Activity.
Each record must be printed again exactly as given.

Provided records.
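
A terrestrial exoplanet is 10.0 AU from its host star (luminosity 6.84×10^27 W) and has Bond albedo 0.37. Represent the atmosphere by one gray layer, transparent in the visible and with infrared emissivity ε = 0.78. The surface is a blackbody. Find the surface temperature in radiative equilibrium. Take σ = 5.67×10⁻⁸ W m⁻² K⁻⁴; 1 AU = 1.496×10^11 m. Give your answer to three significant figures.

182 K

Orbital distance: d = 10.0 AU = 1.496×10^12 m.
Spreading L over a sphere of radius d: S = 6.84×10^27/(4π·1.50×10^12²) = 243.2 W m⁻².
At the top of the atmosphere, σT_e⁴ = S(1−α)/4 = 38.31 W m⁻², giving T_e = 161.2 K.
For a single slab of emissivity ε, T_s⁴ = 2T_e⁴/(2−ε); thus T_s = 161.2·(1.639)^(1/4) = 182.4 K.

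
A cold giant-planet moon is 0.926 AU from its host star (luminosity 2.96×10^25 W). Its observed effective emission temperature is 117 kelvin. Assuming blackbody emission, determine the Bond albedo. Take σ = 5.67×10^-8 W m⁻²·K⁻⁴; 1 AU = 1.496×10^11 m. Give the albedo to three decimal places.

Orbital distance: d = 0.926 AU = 1.385×10^11 m.
S = L/(4πd²) = 122.7 W m⁻².
Rearranging the radiative balance, α = 1 − 4σT⁴/S.
4σT⁴ = 4·5.67×10⁻⁸·(117)⁴ = 42.50 W m⁻².
Hence α = 1 − 42.50/122.7 = 0.6537.

0.654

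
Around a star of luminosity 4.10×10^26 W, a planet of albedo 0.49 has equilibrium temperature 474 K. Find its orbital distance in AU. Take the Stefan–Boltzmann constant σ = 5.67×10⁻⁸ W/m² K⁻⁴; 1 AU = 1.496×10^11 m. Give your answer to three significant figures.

0.255 AU

The flux needed for this T is 4σT⁴/(1−0.49) = 22450 W/m².
From L = 4πd²S, d = √(4.10×10^26/(4π·22450)) = 3.812×10^10 m = 0.2548 AU.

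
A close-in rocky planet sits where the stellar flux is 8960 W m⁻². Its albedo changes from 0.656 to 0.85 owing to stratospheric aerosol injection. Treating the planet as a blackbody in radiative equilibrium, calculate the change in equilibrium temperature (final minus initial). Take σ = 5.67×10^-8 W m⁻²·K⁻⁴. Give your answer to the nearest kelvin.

Before: T₁ = [8960·0.344/(4σ)]^(1/4) = 341.4 K.
After:  T₂ = [8960·0.15/(4σ)]^(1/4) = 277.5 K.
Change: 277.5 − 341.4 = -63.98 K.

-64 K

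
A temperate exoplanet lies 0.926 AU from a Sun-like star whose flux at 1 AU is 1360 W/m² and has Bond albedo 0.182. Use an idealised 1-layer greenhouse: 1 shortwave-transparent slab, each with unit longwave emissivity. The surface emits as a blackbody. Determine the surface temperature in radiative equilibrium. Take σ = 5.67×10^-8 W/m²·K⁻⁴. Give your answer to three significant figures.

Irradiance scales as 1/d², so S = 1360 W/m² × (1/0.926)² = 1586 W/m².
Top-of-atmosphere balance: σT_e⁴ = S(1−α)/4 = 324.3 W/m² → T_e = 275.0 K.
With N = 1 opaque layers, T_s = (N+1)^(1/4)·T_e = 2^(1/4)·275.0 = 327.1 K.

327 K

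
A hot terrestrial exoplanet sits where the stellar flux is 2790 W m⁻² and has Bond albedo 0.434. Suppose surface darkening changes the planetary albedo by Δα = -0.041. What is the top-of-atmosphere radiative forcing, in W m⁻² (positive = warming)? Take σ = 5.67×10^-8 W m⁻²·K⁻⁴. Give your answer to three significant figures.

28.6 W m⁻²

ΔF = −(S/4)Δα = −(2790/4)×(-0.041) = 28.60 W m⁻².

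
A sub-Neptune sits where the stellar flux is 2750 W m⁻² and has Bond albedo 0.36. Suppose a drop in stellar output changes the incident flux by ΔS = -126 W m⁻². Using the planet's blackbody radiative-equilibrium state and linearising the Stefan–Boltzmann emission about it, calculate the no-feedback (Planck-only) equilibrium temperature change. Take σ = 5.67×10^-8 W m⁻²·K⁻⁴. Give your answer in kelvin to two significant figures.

-3.4 K

The baseline emission temperature is T_e = 296.8 K.
TOA radiative forcing: ΔF = (1−α)ΔS/4 = 0.64·(-126)/4 = -20.16 W m⁻².
Linearising σT⁴ gives d(σT⁴)/dT = 4σT_e³ = 5.930 W m⁻² per K.
ΔT₀ = ΔF/λ_P = -20.16/5.930 = -3.40 K.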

Solution to this exercise.
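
A terrestrial exoplanet is 10.0 AU from its host star (luminosity 6.84×10^27 W) and has Bond albedo 0.37. Represent the atmosphere by one gray layer, transparent in the visible and with infrared emissivity ε = 0.78. The surface is a blackbody. Find the surface temperature in radiative equilibrium. Take σ = 5.67×10⁻⁸ W m⁻² K⁻⁴; 1 AU = 1.496×10^11 m. Give your answer to three significant figures.

182 K

Orbital distance: d = 10.0 AU = 1.496×10^12 m.
Spreading L over a sphere of radius d: S = 6.84×10^27/(4π·1.50×10^12²) = 243.2 W m⁻².
At the top of the atmosphere, σT_e⁴ = S(1−α)/4 = 38.31 W m⁻², giving T_e = 161.2 K.
For a single slab of emissivity ε, T_s⁴ = 2T_e⁴/(2−ε); thus T_s = 161.2·(1.639)^(1/4) = 182.4 K.

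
A cold giant-planet moon is 0.926 AU from its host star (luminosity 2.96×10^25 W). Its observed effective emission temperature is 117 kelvin. Assuming blackbody emission, determine the Bond albedo. Take σ = 5.67×10^-8 W m⁻²·K⁻⁴; 1 AU = 1.496×10^11 m. Give the albedo to three decimal places.

Orbital distance: d = 0.926 AU = 1.385×10^11 m.
S = L/(4πd²) = 122.7 W m⁻².
Rearranging the radiative balance, α = 1 − 4σT⁴/S.
4σT⁴ = 4·5.67×10⁻⁸·(117)⁴ = 42.50 W m⁻².
Hence α = 1 − 42.50/122.7 = 0.6537.

0.654

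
Around a star of luminosity 4.10×10^26 W, a planet of albedo 0.49 has equilibrium temperature 474 K. Find its orbital distance in AU. Take the Stefan–Boltzmann constant σ = 5.67×10⁻⁸ W/m² K⁻⁴; 1 AU = 1.496×10^11 m. Give your answer to three significant figures.

0.255 AU

The flux needed for this T is 4σT⁴/(1−0.49) = 22450 W/m².
From L = 4πd²S, d = √(4.10×10^26/(4π·22450)) = 3.812×10^10 m = 0.2548 AU.

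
A close-in rocky planet sits where the stellar flux is 8960 W m⁻². Its albedo changes from 0.656 to 0.85 owing to stratospheric aerosol injection. Treating the planet as a blackbody in radiative equilibrium, calculate the change in equilibrium temperature (final minus initial). Take σ = 5.67×10^-8 W m⁻²·K⁻⁴. Give your answer to the nearest kelvin.

Before: T₁ = [8960·0.344/(4σ)]^(1/4) = 341.4 K.
After:  T₂ = [8960·0.15/(4σ)]^(1/4) = 277.5 K.
Change: 277.5 − 341.4 = -63.98 K.

-64 K

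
A temperate exoplanet lies 0.926 AU from a Sun-like star whose flux at 1 AU is 1360 W/m² and has Bond albedo 0.182. Use an idealised 1-layer greenhouse: 1 shortwave-transparent slab, each with unit longwave emissivity. The surface emits as a blackbody. Determine the surface temperature in radiative equilibrium. Take σ = 5.67×10^-8 W/m²·K⁻⁴. Give your answer to three significant figures.

Irradiance scales as 1/d², so S = 1360 W/m² × (1/0.926)² = 1586 W/m².
Top-of-atmosphere balance: σT_e⁴ = S(1−α)/4 = 324.3 W/m² → T_e = 275.0 K.
With N = 1 opaque layers, T_s = (N+1)^(1/4)·T_e = 2^(1/4)·275.0 = 327.1 K.

327 K

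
A hot terrestrial exoplanet sits where the stellar flux is 2790 W m⁻² and has Bond albedo 0.434. Suppose surface darkening changes the planetary albedo by Δα = -0.041. What is the top-of-atmosphere radiative forcing, in W m⁻² (positive = warming)? Take σ = 5.67×10^-8 W m⁻²·K⁻⁴. Give your answer to three significant figures.

28.6 W m⁻²

ΔF = −(S/4)Δα = −(2790/4)×(-0.041) = 28.60 W m⁻².

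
A sub-Neptune sits where the stellar flux is 2750 W m⁻² and has Bond albedo 0.36. Suppose a drop in stellar output changes the incident flux by ΔS = -126 W m⁻². Using the planet's blackbody radiative-equilibrium state and linearising the Stefan–Boltzmann emission about it, calculate the no-feedback (Planck-only) equilibrium temperature change. Take σ = 5.67×10^-8 W m⁻²·K⁻⁴. Give your answer in kelvin to two significant figures.

-3.4 K

The baseline emission temperature is T_e = 296.8 K.
TOA radiative forcing: ΔF = (1−α)ΔS/4 = 0.64·(-126)/4 = -20.16 W m⁻².
Linearising σT⁴ gives d(σT⁴)/dT = 4σT_e³ = 5.930 W m⁻² per K.
ΔT₀ = ΔF/λ_P = -20.16/5.930 = -3.40 K.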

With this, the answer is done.